-- The task --
Every single entry below should be reproduced verbatim.

....

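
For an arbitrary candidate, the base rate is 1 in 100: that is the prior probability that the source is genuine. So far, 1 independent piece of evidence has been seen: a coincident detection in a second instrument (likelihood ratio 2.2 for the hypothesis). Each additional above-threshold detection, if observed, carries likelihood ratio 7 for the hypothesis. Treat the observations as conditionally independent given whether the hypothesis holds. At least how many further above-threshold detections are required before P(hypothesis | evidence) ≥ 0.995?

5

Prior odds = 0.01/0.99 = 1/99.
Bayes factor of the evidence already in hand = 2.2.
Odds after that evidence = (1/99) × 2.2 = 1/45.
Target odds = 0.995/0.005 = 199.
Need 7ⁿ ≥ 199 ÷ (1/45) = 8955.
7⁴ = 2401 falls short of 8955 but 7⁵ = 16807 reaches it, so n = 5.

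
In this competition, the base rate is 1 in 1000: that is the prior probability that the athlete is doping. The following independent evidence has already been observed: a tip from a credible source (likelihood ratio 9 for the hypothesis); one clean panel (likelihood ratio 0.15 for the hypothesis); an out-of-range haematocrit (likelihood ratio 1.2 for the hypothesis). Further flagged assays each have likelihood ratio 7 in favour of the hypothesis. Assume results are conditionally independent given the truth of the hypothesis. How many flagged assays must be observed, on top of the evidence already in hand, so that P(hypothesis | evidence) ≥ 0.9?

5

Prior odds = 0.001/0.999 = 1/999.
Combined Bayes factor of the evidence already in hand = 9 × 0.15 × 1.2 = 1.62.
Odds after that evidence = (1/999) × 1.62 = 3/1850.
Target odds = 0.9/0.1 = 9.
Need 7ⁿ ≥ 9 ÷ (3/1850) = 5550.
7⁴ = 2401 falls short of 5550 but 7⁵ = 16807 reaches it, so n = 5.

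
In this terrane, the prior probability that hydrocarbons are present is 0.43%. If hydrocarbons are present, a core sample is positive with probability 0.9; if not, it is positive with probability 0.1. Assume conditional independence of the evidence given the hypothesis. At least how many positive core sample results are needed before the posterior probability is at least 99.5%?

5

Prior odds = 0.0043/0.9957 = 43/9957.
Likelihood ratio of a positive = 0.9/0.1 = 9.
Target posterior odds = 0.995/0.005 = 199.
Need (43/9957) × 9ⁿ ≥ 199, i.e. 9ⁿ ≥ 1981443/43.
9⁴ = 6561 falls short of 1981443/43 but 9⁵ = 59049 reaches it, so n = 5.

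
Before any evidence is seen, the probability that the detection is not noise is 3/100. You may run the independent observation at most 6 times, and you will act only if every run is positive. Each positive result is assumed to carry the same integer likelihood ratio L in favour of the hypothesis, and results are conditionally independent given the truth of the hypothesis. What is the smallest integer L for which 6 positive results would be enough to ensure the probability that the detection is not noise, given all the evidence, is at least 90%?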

....

-- Exercise answer --
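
For an arbitrary candidate, the base rate is 1 in 100: that is the prior probability that the source is genuine. So far, 1 independent piece of evidence has been seen: a coincident detection in a second instrument (likelihood ratio 2.2 for the hypothesis). Each additional above-threshold detection, if observed, carries likelihood ratio 7 for the hypothesis. Treat the observations as conditionally independent given whether the hypothesis holds. At least how many further above-threshold detections are required before P(hypothesis | evidence) ≥ 0.995?

5

Prior odds = 0.01/0.99 = 1/99.
Bayes factor of the evidence already in hand = 2.2.
Odds after that evidence = (1/99) × 2.2 = 1/45.
Target odds = 0.995/0.005 = 199.
Need 7ⁿ ≥ 199 ÷ (1/45) = 8955.
7⁴ = 2401 falls short of 8955 but 7⁵ = 16807 reaches it, so n = 5.

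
In this competition, the base rate is 1 in 1000: that is the prior probability that the athlete is doping. The following independent evidence has already been observed: a tip from a credible source (likelihood ratio 9 for the hypothesis); one clean panel (likelihood ratio 0.15 for the hypothesis); an out-of-range haematocrit (likelihood ratio 1.2 for the hypothesis). Further flagged assays each have likelihood ratio 7 in favour of the hypothesis. Assume results are conditionally independent given the truth of the hypothesis. How many flagged assays must be observed, on top of the evidence already in hand, so that P(hypothesis | evidence) ≥ 0.9?

5

Prior odds = 0.001/0.999 = 1/999.
Combined Bayes factor of the evidence already in hand = 9 × 0.15 × 1.2 = 1.62.
Odds after that evidence = (1/999) × 1.62 = 3/1850.
Target odds = 0.9/0.1 = 9.
Need 7ⁿ ≥ 9 ÷ (3/1850) = 5550.
7⁴ = 2401 falls short of 5550 but 7⁵ = 16807 reaches it, so n = 5.

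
In this terrane, the prior probability that hydrocarbons are present is 0.43%. If hydrocarbons are present, a core sample is positive with probability 0.9; if not, it is positive with probability 0.1. Assume conditional independence of the evidence given the hypothesis. At least how many positive core sample results are needed before the posterior probability is at least 99.5%?

5

Prior odds = 0.0043/0.9957 = 43/9957.
Likelihood ratio of a positive = 0.9/0.1 = 9.
Target posterior odds = 0.995/0.005 = 199.
Need (43/9957) × 9ⁿ ≥ 199, i.e. 9ⁿ ≥ 1981443/43.
9⁴ = 6561 falls short of 1981443/43 but 9⁵ = 59049 reaches it, so n = 5.

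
Before any evidence is seen, the probability that the detection is not noise is 3/100. You may run the independent observation at most 6 times, and you will act only if every run is positive. Each positive result is assumed to carry the same integer likelihood ratio L in favour of the hypothesis, and results are conditionally independent given the truth of the hypothesis. What is the smallest integer L for which 6 positive results would be enough to ensure the probability that the detection is not noise, given all the evidence, is at least 90%?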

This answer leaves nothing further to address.